Exercise brief:
An exact reproduction of the lines from the one with "Calculate how long" to the end of the data below is required. No other lines may be included.

Record excerpts:
-*-

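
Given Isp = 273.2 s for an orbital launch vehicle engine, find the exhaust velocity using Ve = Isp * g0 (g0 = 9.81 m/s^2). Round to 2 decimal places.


Step 1: Ve = Isp * g0 = 273.2 * 9.81
Step 2: Ve = 2680.09 m/s

2680.09


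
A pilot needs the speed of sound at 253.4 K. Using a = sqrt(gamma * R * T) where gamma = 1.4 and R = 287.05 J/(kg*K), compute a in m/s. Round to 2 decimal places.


Step 1: gamma * R * T = 1.4 * 287.05 * 253.4 = 101833.858
Step 2: a = sqrt(101833.858) = 319.11 m/s

319.11


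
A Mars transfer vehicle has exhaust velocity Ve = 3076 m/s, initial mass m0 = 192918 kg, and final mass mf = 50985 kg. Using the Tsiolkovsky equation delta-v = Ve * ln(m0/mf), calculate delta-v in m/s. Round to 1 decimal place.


Step 1: Mass ratio m0/mf = 192918 / 50985 = 3.783819
Step 2: ln(3.783819) = 1.330734
Step 3: delta-v = 3076 * 1.330734 = 4093.3 m/s

4093.3


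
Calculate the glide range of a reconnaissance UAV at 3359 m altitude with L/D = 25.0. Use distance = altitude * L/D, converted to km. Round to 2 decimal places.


Step 1: Glide distance = altitude * L/D = 3359 * 25.0 = 83975.0 m
Step 2: Convert to km: 83975.0 / 1000 = 83.98 km

83.98


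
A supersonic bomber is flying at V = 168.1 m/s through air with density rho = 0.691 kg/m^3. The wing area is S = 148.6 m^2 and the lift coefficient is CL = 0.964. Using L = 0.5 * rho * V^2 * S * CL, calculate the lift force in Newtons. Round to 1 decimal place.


Step 1: Calculate dynamic pressure q = 0.5 * 0.691 * 168.1^2 = 0.5 * 0.691 * 28257.61 = 9763.0043 Pa
Step 2: Multiply by wing area and lift coefficient: L = 9763.0043 * 148.6 * 0.964
Step 3: L = 1450782.4323 * 0.964 = 1398554.3 N

1398554.3


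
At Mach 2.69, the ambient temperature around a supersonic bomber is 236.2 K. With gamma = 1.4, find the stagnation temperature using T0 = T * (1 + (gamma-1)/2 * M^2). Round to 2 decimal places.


Step 1: (gamma-1)/2 = 0.2
Step 2: M^2 = 7.2361
Step 3: 1 + 0.2 * 7.2361 = 2.44722
Step 4: T0 = 236.2 * 2.44722 = 578.03 K

578.03


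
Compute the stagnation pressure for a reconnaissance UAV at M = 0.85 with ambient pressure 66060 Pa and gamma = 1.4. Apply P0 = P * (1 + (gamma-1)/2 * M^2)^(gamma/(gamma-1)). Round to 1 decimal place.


Step 1: (gamma-1)/2 * M^2 = 0.2 * 0.7225 = 0.1445
Step 2: 1 + 0.1445 = 1.1445
Step 3: Exponent gamma/(gamma-1) = 3.5
Step 4: P0 = 66060 * 1.1445^3.5 = 105948.3 Pa

105948.3


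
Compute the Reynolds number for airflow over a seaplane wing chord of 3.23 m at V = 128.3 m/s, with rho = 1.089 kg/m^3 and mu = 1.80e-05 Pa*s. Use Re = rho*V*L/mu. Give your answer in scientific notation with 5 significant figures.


Step 1: Numerator = rho * V * L = 1.089 * 128.3 * 3.23 = 451.291401
Step 2: Re = 451.291401 / 1.80e-05
Step 3: Re = 2.5072e+07

2.5072e+07


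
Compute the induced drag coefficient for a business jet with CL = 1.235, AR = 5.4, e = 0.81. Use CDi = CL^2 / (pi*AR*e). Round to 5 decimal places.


Step 1: CL^2 = 1.235^2 = 1.525225
Step 2: pi * AR * e = 3.14159 * 5.4 * 0.81 = 13.741326
Step 3: CDi = 1.525225 / 13.741326 = 0.11100

0.11100


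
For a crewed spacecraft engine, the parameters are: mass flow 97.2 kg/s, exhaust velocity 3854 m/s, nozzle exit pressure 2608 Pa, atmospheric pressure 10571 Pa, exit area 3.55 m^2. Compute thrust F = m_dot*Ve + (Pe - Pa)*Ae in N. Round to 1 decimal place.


Step 1: Momentum thrust = m_dot * Ve = 97.2 * 3854 = 374608.8 N
Step 2: Pressure thrust = (Pe - Pa) * Ae = (2608 - 10571) * 3.55 = -28268.65 N
Step 3: Total thrust F = 374608.8 + -28268.65 = 346340.2 N

346340.2


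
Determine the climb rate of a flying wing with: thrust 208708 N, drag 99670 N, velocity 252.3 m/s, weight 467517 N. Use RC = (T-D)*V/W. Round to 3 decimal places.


Step 1: Excess thrust = T - D = 208708 - 99670 = 109038 N
Step 2: Excess power = 109038 * 252.3 = 27510287.4 W
Step 3: RC = 27510287.4 / 467517 = 58.843 m/s

58.843


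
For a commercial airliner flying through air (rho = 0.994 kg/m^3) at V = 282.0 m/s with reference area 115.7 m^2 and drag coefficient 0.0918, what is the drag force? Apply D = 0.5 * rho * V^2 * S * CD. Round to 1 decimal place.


Step 1: Dynamic pressure q = 0.5 * 0.994 * 282.0^2 = 39523.428 Pa
Step 2: Drag D = q * S * CD = 39523.428 * 115.7 * 0.0918
Step 3: D = 419788.6 N

419788.6


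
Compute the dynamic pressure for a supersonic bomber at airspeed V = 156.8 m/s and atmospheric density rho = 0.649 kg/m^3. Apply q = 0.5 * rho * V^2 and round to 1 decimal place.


Step 1: V^2 = 156.8^2 = 24586.24
Step 2: q = 0.5 * 0.649 * 24586.24
Step 3: q = 7978.2 Pa

7978.2


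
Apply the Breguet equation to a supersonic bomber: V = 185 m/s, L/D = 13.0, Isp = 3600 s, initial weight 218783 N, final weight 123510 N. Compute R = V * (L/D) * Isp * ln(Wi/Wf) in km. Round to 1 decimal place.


Step 1: Coefficient = V * (L/D) * Isp = 185 * 13.0 * 3600 = 8658000.0 m
Step 2: Wi/Wf = 218783 / 123510 = 1.771379
Step 3: ln(1.771379) = 0.571758
Step 4: R = 8658000.0 * 0.571758 = 4950282.9 m = 4950.3 km

4950.3


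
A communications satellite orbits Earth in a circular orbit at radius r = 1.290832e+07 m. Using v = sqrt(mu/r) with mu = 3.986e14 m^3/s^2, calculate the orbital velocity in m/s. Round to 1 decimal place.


Step 1: mu / r = 3.986e14 / 1.290832e+07 = 30879308.8489
Step 2: v = sqrt(30879308.8489) = 5556.9 m/s

5556.9


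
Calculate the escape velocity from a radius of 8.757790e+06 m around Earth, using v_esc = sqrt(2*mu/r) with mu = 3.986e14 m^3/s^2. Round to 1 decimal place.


Step 1: 2*mu/r = 2 * 3.986e14 / 8.757790e+06 = 91027530.9182
Step 2: v_esc = sqrt(91027530.9182) = 9540.8 m/s

9540.8


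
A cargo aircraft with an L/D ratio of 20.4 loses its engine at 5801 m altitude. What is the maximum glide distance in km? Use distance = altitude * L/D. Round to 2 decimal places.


Step 1: Glide distance = altitude * L/D = 5801 * 20.4 = 118340.4 m
Step 2: Convert to km: 118340.4 / 1000 = 118.34 km

118.34


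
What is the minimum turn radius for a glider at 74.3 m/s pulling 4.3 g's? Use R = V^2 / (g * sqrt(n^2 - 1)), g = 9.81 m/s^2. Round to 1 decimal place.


Step 1: V^2 = 74.3^2 = 5520.49
Step 2: n^2 - 1 = 4.3^2 - 1 = 17.49
Step 3: sqrt(17.49) = 4.182105
Step 4: R = 5520.49 / (9.81 * 4.182105) = 134.6 m

134.6


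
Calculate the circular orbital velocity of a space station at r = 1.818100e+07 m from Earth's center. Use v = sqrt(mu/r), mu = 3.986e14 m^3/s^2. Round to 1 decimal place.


Step 1: mu / r = 3.986e14 / 1.818100e+07 = 21923986.5794
Step 2: v = sqrt(21923986.5794) = 4682.3 m/s

4682.3


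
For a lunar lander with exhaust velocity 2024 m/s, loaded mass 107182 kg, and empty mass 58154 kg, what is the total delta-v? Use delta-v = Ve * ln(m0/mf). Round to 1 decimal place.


Step 1: Mass ratio m0/mf = 107182 / 58154 = 1.843072
Step 2: ln(1.843072) = 0.611434
Step 3: delta-v = 2024 * 0.611434 = 1237.5 m/s

1237.5


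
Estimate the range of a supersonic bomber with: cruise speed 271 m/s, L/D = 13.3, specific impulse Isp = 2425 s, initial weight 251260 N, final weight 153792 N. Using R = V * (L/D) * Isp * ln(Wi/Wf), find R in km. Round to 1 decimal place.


Step 1: Coefficient = V * (L/D) * Isp = 271 * 13.3 * 2425 = 8740427.5 m
Step 2: Wi/Wf = 251260 / 153792 = 1.633765
Step 3: ln(1.633765) = 0.490887
Step 4: R = 8740427.5 * 0.490887 = 4290564.2 m = 4290.6 km

4290.6


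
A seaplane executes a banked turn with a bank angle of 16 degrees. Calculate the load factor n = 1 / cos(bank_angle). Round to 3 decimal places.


Step 1: Convert 16 degrees to radians = 0.279253
Step 2: cos(16 deg) = 0.961262
Step 3: n = 1 / 0.961262 = 1.040

1.040


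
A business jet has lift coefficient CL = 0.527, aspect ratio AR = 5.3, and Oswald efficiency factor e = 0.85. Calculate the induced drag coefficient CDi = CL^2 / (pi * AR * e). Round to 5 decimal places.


Step 1: CL^2 = 0.527^2 = 0.277729
Step 2: pi * AR * e = 3.14159 * 5.3 * 0.85 = 14.152875
Step 3: CDi = 0.277729 / 14.152875 = 0.01962

0.01962


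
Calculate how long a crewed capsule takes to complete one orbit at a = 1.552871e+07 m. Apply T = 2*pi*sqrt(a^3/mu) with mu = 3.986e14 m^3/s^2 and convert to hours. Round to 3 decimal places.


Step 1: a^3 / mu = 3.744606e+21 / 3.986e14 = 9.394396e+06
Step 2: sqrt(9.394396e+06) = 3065.0278 s
Step 3: T = 2*pi * 3065.0278 = 19258.14 s
Step 4: T in hours = 19258.14 / 3600 = 5.349 hours

5.349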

-*-

Exercise solution:
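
Calculate how long a crewed capsule takes to complete one orbit at a = 1.552871e+07 m. Apply T = 2*pi*sqrt(a^3/mu) with mu = 3.986e14 m^3/s^2 and convert to hours. Round to 3 decimal places.


Step 1: a^3 / mu = 3.744606e+21 / 3.986e14 = 9.394396e+06
Step 2: sqrt(9.394396e+06) = 3065.0278 s
Step 3: T = 2*pi * 3065.0278 = 19258.14 s
Step 4: T in hours = 19258.14 / 3600 = 5.349 hours

5.349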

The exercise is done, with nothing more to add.